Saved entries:
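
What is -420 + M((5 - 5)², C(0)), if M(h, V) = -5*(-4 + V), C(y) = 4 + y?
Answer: -420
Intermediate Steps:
M(h, V) = 20 - 5*V
-420 + M((5 - 5)², C(0)) = -420 + (20 - 5*(4 + 0)) = -420 + (20 - 5*4) = -420 + (20 - 20) = -420 + 0 = -420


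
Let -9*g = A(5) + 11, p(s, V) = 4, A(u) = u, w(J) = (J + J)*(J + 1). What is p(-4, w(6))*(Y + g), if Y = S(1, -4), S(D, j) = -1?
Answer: -100/9 ≈ -11.111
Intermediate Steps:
w(J) = 2*J*(1 + J) (w(J) = (2*J)*(1 + J) = 2*J*(1 + J))
Y = -1
g = -16/9 (g = -(5 + 11)/9 = -1/9*16 = -16/9 ≈ -1.7778)
p(-4, w(6))*(Y + g) = 4*(-1 - 16/9) = 4*(-25/9) = -100/9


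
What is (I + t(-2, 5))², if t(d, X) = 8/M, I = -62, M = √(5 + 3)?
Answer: 3852 - 248*√2 ≈ 3501.3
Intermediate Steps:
M = 2*√2 (M = √8 = 2*√2 ≈ 2.8284)
t(d, X) = 2*√2 (t(d, X) = 8/((2*√2)) = 8*(√2/4) = 2*√2)
(I + t(-2, 5))² = (-62 + 2*√2)²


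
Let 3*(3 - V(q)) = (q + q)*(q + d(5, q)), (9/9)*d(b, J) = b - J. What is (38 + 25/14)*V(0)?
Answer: 1671/14 ≈ 119.36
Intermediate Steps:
d(b, J) = b - J
V(q) = 3 - 10*q/3 (V(q) = 3 - (q + q)*(q + (5 - q))/3 = 3 - 2*q*5/3 = 3 - 10*q/3)
(38 + 25/14)*V(0) = (38 + 25/14)*(3 - 10/3*0) = (38 + 25*(1/14))*(3 + 0) = (38 + 25/14)*3 = (557/14)*3 = 1671/14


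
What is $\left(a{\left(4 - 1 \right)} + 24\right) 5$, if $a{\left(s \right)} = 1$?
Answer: $125$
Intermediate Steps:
$\left(a{\left(4 - 1 \right)} + 24\right) 5 = \left(1 + 24\right) 5 = 25 \cdot 5 = 125$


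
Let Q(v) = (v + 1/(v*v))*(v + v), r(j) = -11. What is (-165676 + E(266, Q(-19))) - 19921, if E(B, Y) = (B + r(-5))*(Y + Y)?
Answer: 3468817/19 ≈ 1.8257e+5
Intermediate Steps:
Q(v) = 2*v*(v + v⁻²) (Q(v) = (v + 1/(v²))*(2*v) = (v + v⁻²)*(2*v) = 2*v*(v + v⁻²))
E(B, Y) = 2*Y*(-11 + B) (E(B, Y) = (B - 11)*(Y + Y) = (-11 + B)*(2*Y) = 2*Y*(-11 + B))
(-165676 + E(266, Q(-19))) - 19921 = (-165676 + 2*(2*(1 + (-19)³)/(-19))*(-11 + 266)) - 19921 = (-165676 + 2*(2*(-1/19)*(1 - 6859))*255) - 19921 = (-165676 + 2*(2*(-1/19)*(-6858))*255) - 19921 = (-165676 + 2*(13716/19)*255) - 19921 = (-165676 + 6995160/19) - 19921 = 3847316/19 - 19921 = 3468817/19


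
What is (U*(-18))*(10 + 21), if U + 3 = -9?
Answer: 6696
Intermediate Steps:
U = -12 (U = -3 - 9 = -12)
(U*(-18))*(10 + 21) = (-12*(-18))*(10 + 21) = 216*31 = 6696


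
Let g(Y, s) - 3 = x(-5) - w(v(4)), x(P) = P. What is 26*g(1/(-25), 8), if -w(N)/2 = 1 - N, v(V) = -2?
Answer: 104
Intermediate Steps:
w(N) = -2 + 2*N (w(N) = -2*(1 - N) = -2 + 2*N)
g(Y, s) = 4 (g(Y, s) = 3 + (-5 - (-2 + 2*(-2))) = 3 + (-5 - (-2 - 4)) = 3 + (-5 - 1*(-6)) = 3 + (-5 + 6) = 3 + 1 = 4)
26*g(1/(-25), 8) = 26*4 = 104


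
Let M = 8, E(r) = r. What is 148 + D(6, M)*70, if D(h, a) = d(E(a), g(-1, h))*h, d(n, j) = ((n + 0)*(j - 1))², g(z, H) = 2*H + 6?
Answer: 7768468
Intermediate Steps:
g(z, H) = 6 + 2*H
d(n, j) = n²*(-1 + j)² (d(n, j) = (n*(-1 + j))² = n²*(-1 + j)²)
D(h, a) = h*a²*(5 + 2*h)² (D(h, a) = (a²*(-1 + (6 + 2*h))²)*h = (a²*(5 + 2*h)²)*h = h*a²*(5 + 2*h)²)
148 + D(6, M)*70 = 148 + (6*8²*(5 + 2*6)²)*70 = 148 + (6*64*(5 + 12)²)*70 = 148 + (6*64*17²)*70 = 148 + (6*64*289)*70 = 148 + 110976*70 = 148 + 7768320 = 7768468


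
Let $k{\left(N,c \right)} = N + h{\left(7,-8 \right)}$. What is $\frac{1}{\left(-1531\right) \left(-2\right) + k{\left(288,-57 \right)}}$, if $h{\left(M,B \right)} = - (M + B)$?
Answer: $\frac{1}{3351} \approx 0.00029842$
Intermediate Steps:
$h{\left(M,B \right)} = - B - M$ ($h{\left(M,B \right)} = - (B + M) = - B - M$)
$k{\left(N,c \right)} = 1 + N$ ($k{\left(N,c \right)} = N - -1 = N + \left(8 - 7\right) = N + 1 = 1 + N$)
$\frac{1}{\left(-1531\right) \left(-2\right) + k{\left(288,-57 \right)}} = \frac{1}{\left(-1531\right) \left(-2\right) + \left(1 + 288\right)} = \frac{1}{3062 + 289} = \frac{1}{3351}$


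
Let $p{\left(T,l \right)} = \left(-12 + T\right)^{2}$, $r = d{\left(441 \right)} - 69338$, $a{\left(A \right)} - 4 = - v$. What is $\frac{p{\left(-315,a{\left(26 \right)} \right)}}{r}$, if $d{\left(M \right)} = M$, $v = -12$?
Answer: $- \frac{106929}{68897} \approx -1.552$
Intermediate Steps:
$a{\left(A \right)} = 16$ ($a{\left(A \right)} = 4 - -12 = 4 + 12 = 16$)
$r = -68897$ ($r = 441 - 69338 = -68897$)
$\frac{p{\left(-315,a{\left(26 \right)} \right)}}{r} = \frac{\left(-12 - 315\right)^{2}}{-68897} = \left(-327\right)^{2} \left(- \frac{1}{68897}\right) = 106929 \left(- \frac{1}{68897}\right) = - \frac{106929}{68897}$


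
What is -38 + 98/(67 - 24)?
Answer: -1536/43 ≈ -35.721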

What is needed:
Each line of the data must be returned exactly.

Response:
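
What is -420 + M((5 - 5)², C(0)), if M(h, V) = -5*(-4 + V), C(y) = 4 + y?
Answer: -420
Intermediate Steps:
M(h, V) = 20 - 5*V
-420 + M((5 - 5)², C(0)) = -420 + (20 - 5*(4 + 0)) = -420 + (20 - 5*4) = -420 + (20 - 20) = -420 + 0 = -420


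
Let -9*g = A(5) + 11, p(s, V) = 4, A(u) = u, w(J) = (J + J)*(J + 1). What is p(-4, w(6))*(Y + g), if Y = S(1, -4), S(D, j) = -1?
Answer: -100/9 ≈ -11.111
Intermediate Steps:
w(J) = 2*J*(1 + J) (w(J) = (2*J)*(1 + J) = 2*J*(1 + J))
Y = -1
g = -16/9 (g = -(5 + 11)/9 = -1/9*16 = -16/9 ≈ -1.7778)
p(-4, w(6))*(Y + g) = 4*(-1 - 16/9) = 4*(-25/9) = -100/9


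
What is (I + t(-2, 5))², if t(d, X) = 8/M, I = -62, M = √(5 + 3)?
Answer: 3852 - 248*√2 ≈ 3501.3
Intermediate Steps:
M = 2*√2 (M = √8 = 2*√2 ≈ 2.8284)
t(d, X) = 2*√2 (t(d, X) = 8/((2*√2)) = 8*(√2/4) = 2*√2)
(I + t(-2, 5))² = (-62 + 2*√2)²


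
Let 3*(3 - V(q)) = (q + q)*(q + d(5, q)), (9/9)*d(b, J) = b - J. What is (38 + 25/14)*V(0)?
Answer: 1671/14 ≈ 119.36
Intermediate Steps:
d(b, J) = b - J
V(q) = 3 - 10*q/3 (V(q) = 3 - (q + q)*(q + (5 - q))/3 = 3 - 2*q*5/3 = 3 - 10*q/3)
(38 + 25/14)*V(0) = (38 + 25/14)*(3 - 10/3*0) = (38 + 25*(1/14))*(3 + 0) = (38 + 25/14)*3 = (557/14)*3 = 1671/14


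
What is $\left(a{\left(4 - 1 \right)} + 24\right) 5$, if $a{\left(s \right)} = 1$?
Answer: $125$
Intermediate Steps:
$\left(a{\left(4 - 1 \right)} + 24\right) 5 = \left(1 + 24\right) 5 = 25 \cdot 5 = 125$


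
Let Q(v) = (v + 1/(v*v))*(v + v), r(j) = -11. What is (-165676 + E(266, Q(-19))) - 19921, if E(B, Y) = (B + r(-5))*(Y + Y)?
Answer: 3468817/19 ≈ 1.8257e+5
Intermediate Steps:
Q(v) = 2*v*(v + v⁻²) (Q(v) = (v + 1/(v²))*(2*v) = (v + v⁻²)*(2*v) = 2*v*(v + v⁻²))
E(B, Y) = 2*Y*(-11 + B) (E(B, Y) = (B - 11)*(Y + Y) = (-11 + B)*(2*Y) = 2*Y*(-11 + B))
(-165676 + E(266, Q(-19))) - 19921 = (-165676 + 2*(2*(1 + (-19)³)/(-19))*(-11 + 266)) - 19921 = (-165676 + 2*(2*(-1/19)*(1 - 6859))*255) - 19921 = (-165676 + 2*(2*(-1/19)*(-6858))*255) - 19921 = (-165676 + 2*(13716/19)*255) - 19921 = (-165676 + 6995160/19) - 19921 = 3847316/19 - 19921 = 3468817/19


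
What is (U*(-18))*(10 + 21), if U + 3 = -9?
Answer: 6696
Intermediate Steps:
U = -12 (U = -3 - 9 = -12)
(U*(-18))*(10 + 21) = (-12*(-18))*(10 + 21) = 216*31 = 6696


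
Let g(Y, s) - 3 = x(-5) - w(v(4)), x(P) = P. What is 26*g(1/(-25), 8), if -w(N)/2 = 1 - N, v(V) = -2?
Answer: 104
Intermediate Steps:
w(N) = -2 + 2*N (w(N) = -2*(1 - N) = -2 + 2*N)
g(Y, s) = 4 (g(Y, s) = 3 + (-5 - (-2 + 2*(-2))) = 3 + (-5 - (-2 - 4)) = 3 + (-5 - 1*(-6)) = 3 + (-5 + 6) = 3 + 1 = 4)
26*g(1/(-25), 8) = 26*4 = 104


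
Let M = 8, E(r) = r. What is 148 + D(6, M)*70, if D(h, a) = d(E(a), g(-1, h))*h, d(n, j) = ((n + 0)*(j - 1))², g(z, H) = 2*H + 6?
Answer: 7768468
Intermediate Steps:
g(z, H) = 6 + 2*H
d(n, j) = n²*(-1 + j)² (d(n, j) = (n*(-1 + j))² = n²*(-1 + j)²)
D(h, a) = h*a²*(5 + 2*h)² (D(h, a) = (a²*(-1 + (6 + 2*h))²)*h = (a²*(5 + 2*h)²)*h = h*a²*(5 + 2*h)²)
148 + D(6, M)*70 = 148 + (6*8²*(5 + 2*6)²)*70 = 148 + (6*64*(5 + 12)²)*70 = 148 + (6*64*17²)*70 = 148 + (6*64*289)*70 = 148 + 110976*70 = 148 + 7768320 = 7768468


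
Let $k{\left(N,c \right)} = N + h{\left(7,-8 \right)}$. What is $\frac{1}{\left(-1531\right) \left(-2\right) + k{\left(288,-57 \right)}}$, if $h{\left(M,B \right)} = - (M + B)$?
Answer: $\frac{1}{3351} \approx 0.00029842$
Intermediate Steps:
$h{\left(M,B \right)} = - B - M$ ($h{\left(M,B \right)} = - (B + M) = - B - M$)
$k{\left(N,c \right)} = 1 + N$ ($k{\left(N,c \right)} = N - -1 = N + \left(8 - 7\right) = N + 1 = 1 + N$)
$\frac{1}{\left(-1531\right) \left(-2\right) + k{\left(288,-57 \right)}} = \frac{1}{\left(-1531\right) \left(-2\right) + \left(1 + 288\right)} = \frac{1}{3062 + 289} = \frac{1}{3351}$


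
Let $p{\left(T,l \right)} = \left(-12 + T\right)^{2}$, $r = d{\left(441 \right)} - 69338$, $a{\left(A \right)} - 4 = - v$. What is $\frac{p{\left(-315,a{\left(26 \right)} \right)}}{r}$, if $d{\left(M \right)} = M$, $v = -12$?
Answer: $- \frac{106929}{68897} \approx -1.552$
Intermediate Steps:
$a{\left(A \right)} = 16$ ($a{\left(A \right)} = 4 - -12 = 4 + 12 = 16$)
$r = -68897$ ($r = 441 - 69338 = -68897$)
$\frac{p{\left(-315,a{\left(26 \right)} \right)}}{r} = \frac{\left(-12 - 315\right)^{2}}{-68897} = \left(-327\right)^{2} \left(- \frac{1}{68897}\right) = 106929 \left(- \frac{1}{68897}\right) = - \frac{106929}{68897}$


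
What is -38 + 98/(67 - 24)?
Answer: -1536/43 ≈ -35.721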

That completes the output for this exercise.